About this exercise
Once you reach the end of the data, transcribe all of it exactly.

Supplied data
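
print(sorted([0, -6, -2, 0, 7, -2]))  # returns [-6, -2, -2, 0, 0, 7]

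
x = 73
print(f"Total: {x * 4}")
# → Total: 292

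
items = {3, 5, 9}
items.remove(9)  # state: {3, 5}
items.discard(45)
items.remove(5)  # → {3}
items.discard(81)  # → {3}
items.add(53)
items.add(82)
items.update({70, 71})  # {3, 53, 70, 71, 82}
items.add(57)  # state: {3, 53, 57, 70, 71, 82}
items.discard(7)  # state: {3, 53, 57, 70, 71, 82}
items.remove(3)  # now {53, 57, 70, 71, 82}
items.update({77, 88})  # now {53, 57, 70, 71, 77, 82, 88}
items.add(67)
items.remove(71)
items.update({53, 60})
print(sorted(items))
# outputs [53, 57, 60, 67, 70, 77, 82, 88]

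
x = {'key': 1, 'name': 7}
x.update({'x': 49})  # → {'key': 1, 'name': 7, 'x': 49}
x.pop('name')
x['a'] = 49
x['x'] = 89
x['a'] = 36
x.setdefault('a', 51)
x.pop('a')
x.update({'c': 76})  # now {'key': 1, 'x': 89, 'c': 76}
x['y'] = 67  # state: {'key': 1, 'x': 89, 'c': 76, 'y': 67}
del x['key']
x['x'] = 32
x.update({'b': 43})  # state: {'x': 32, 'c': 76, 'y': 67, 'b': 43}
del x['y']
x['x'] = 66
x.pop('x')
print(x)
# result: {'c': 76, 'b': 43}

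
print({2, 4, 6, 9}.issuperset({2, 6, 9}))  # True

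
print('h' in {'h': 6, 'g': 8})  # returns True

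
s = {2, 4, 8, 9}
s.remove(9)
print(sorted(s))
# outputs [2, 4, 8]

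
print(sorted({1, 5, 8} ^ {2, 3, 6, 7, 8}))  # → [1, 2, 3, 5, 6, 7]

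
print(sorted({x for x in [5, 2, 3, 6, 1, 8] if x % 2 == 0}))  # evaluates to [2, 6, 8]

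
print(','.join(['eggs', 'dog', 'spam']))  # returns eggs,dog,spam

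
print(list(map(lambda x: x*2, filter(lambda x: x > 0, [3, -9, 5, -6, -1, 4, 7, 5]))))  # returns [6, 10, 8, 14, 10]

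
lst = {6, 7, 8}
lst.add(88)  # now {6, 7, 8, 88}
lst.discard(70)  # {6, 7, 8, 88}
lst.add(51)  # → {6, 7, 8, 51, 88}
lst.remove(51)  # {6, 7, 8, 88}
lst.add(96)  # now {6, 7, 8, 88, 96}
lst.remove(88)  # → {6, 7, 8, 96}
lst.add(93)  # {6, 7, 8, 93, 96}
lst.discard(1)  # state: {6, 7, 8, 93, 96}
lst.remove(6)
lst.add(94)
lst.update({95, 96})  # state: {7, 8, 93, 94, 95, 96}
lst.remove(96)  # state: {7, 8, 93, 94, 95}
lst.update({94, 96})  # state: {7, 8, 93, 94, 95, 96}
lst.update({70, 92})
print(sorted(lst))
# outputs [7, 8, 70, 92, 93, 94, 95, 96]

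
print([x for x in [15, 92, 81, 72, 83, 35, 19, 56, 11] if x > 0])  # [15, 92, 81, 72, 83, 35, 19, 56, 11]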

Expected output
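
print(sorted([0, -6, -2, 0, 7, -2]))  # returns [-6, -2, -2, 0, 0, 7]

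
x = 73
print(f"Total: {x * 4}")
# → Total: 292

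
items = {3, 5, 9}
items.remove(9)  # state: {3, 5}
items.discard(45)
items.remove(5)  # → {3}
items.discard(81)  # → {3}
items.add(53)
items.add(82)
items.update({70, 71})  # {3, 53, 70, 71, 82}
items.add(57)  # state: {3, 53, 57, 70, 71, 82}
items.discard(7)  # state: {3, 53, 57, 70, 71, 82}
items.remove(3)  # now {53, 57, 70, 71, 82}
items.update({77, 88})  # now {53, 57, 70, 71, 77, 82, 88}
items.add(67)
items.remove(71)
items.update({53, 60})
print(sorted(items))
# outputs [53, 57, 60, 67, 70, 77, 82, 88]

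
x = {'key': 1, 'name': 7}
x.update({'x': 49})  # → {'key': 1, 'name': 7, 'x': 49}
x.pop('name')
x['a'] = 49
x['x'] = 89
x['a'] = 36
x.setdefault('a', 51)
x.pop('a')
x.update({'c': 76})  # now {'key': 1, 'x': 89, 'c': 76}
x['y'] = 67  # state: {'key': 1, 'x': 89, 'c': 76, 'y': 67}
del x['key']
x['x'] = 32
x.update({'b': 43})  # state: {'x': 32, 'c': 76, 'y': 67, 'b': 43}
del x['y']
x['x'] = 66
x.pop('x')
print(x)
# result: {'c': 76, 'b': 43}

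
print({2, 4, 6, 9}.issuperset({2, 6, 9}))  # True

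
print('h' in {'h': 6, 'g': 8})  # returns True

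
s = {2, 4, 8, 9}
s.remove(9)
print(sorted(s))
# outputs [2, 4, 8]

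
print(sorted({1, 5, 8} ^ {2, 3, 6, 7, 8}))  # → [1, 2, 3, 5, 6, 7]

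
print(sorted({x for x in [5, 2, 3, 6, 1, 8] if x % 2 == 0}))  # evaluates to [2, 6, 8]

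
print(','.join(['eggs', 'dog', 'spam']))  # returns eggs,dog,spam

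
print(list(map(lambda x: x*2, filter(lambda x: x > 0, [3, -9, 5, -6, -1, 4, 7, 5]))))  # returns [6, 10, 8, 14, 10]

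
lst = {6, 7, 8}
lst.add(88)  # now {6, 7, 8, 88}
lst.discard(70)  # {6, 7, 8, 88}
lst.add(51)  # → {6, 7, 8, 51, 88}
lst.remove(51)  # {6, 7, 8, 88}
lst.add(96)  # now {6, 7, 8, 88, 96}
lst.remove(88)  # → {6, 7, 8, 96}
lst.add(93)  # {6, 7, 8, 93, 96}
lst.discard(1)  # state: {6, 7, 8, 93, 96}
lst.remove(6)
lst.add(94)
lst.update({95, 96})  # state: {7, 8, 93, 94, 95, 96}
lst.remove(96)  # state: {7, 8, 93, 94, 95}
lst.update({94, 96})  # state: {7, 8, 93, 94, 95, 96}
lst.update({70, 92})
print(sorted(lst))
# outputs [7, 8, 70, 92, 93, 94, 95, 96]

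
print([x for x in [15, 92, 81, 72, 83, 35, 19, 56, 11] if x > 0])  # [15, 92, 81, 72, 83, 35, 19, 56, 11]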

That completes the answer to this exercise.